# WHAT THE EXERCISE ASKS
Go line by line through the data below, counting each one that has "Answer", and give the final count only.

Stored data:
★ ★ ★ ★ ★

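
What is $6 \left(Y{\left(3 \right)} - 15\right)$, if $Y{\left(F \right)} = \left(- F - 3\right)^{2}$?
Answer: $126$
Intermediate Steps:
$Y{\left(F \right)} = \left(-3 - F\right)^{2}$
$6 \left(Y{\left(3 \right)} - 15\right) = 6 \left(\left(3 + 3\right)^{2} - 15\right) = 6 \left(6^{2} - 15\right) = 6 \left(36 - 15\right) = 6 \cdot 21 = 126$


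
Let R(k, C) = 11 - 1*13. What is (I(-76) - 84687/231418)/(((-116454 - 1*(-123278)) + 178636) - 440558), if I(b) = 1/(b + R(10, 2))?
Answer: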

★ ★ ★ ★ ★

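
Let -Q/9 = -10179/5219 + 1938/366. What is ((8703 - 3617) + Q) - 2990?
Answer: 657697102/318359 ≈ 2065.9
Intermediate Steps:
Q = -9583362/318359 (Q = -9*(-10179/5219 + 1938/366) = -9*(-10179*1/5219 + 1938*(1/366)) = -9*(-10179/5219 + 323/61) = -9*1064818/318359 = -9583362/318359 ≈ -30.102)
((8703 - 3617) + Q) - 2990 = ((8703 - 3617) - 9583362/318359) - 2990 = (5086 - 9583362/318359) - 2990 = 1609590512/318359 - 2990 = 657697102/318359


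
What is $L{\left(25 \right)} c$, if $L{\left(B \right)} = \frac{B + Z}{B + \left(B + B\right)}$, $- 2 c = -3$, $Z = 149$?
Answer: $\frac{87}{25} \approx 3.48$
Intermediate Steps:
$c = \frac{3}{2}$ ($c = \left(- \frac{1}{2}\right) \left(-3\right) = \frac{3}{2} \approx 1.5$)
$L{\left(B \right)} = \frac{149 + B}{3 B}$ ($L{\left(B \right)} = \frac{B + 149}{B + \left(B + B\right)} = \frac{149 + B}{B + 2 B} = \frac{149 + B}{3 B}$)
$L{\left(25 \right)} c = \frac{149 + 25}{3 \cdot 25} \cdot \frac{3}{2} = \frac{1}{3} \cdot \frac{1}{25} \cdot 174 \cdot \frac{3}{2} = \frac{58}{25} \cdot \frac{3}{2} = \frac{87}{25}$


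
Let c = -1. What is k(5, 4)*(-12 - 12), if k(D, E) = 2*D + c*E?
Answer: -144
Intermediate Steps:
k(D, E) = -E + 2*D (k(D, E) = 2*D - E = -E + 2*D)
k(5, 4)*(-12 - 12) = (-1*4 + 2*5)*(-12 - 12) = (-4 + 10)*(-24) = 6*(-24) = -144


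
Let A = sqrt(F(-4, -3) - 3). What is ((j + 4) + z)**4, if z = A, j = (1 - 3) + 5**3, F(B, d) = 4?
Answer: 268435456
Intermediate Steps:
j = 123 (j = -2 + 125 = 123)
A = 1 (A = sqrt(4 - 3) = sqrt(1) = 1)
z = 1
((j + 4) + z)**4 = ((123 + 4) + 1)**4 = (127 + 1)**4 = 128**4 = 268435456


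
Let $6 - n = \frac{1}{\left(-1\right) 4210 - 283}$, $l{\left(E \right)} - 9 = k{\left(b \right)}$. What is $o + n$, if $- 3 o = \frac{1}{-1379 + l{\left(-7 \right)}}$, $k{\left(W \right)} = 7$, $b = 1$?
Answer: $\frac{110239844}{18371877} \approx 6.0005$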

★ ★ ★ ★ ★

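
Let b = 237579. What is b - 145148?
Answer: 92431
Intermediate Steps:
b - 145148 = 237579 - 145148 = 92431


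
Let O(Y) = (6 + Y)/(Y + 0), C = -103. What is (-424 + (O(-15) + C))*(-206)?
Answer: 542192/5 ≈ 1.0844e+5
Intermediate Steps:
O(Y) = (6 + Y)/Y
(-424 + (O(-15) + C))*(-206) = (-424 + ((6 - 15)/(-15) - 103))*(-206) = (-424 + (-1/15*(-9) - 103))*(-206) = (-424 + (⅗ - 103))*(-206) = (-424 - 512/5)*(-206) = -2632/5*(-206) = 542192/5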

★ ★ ★ ★ ★

# SOLUTION
9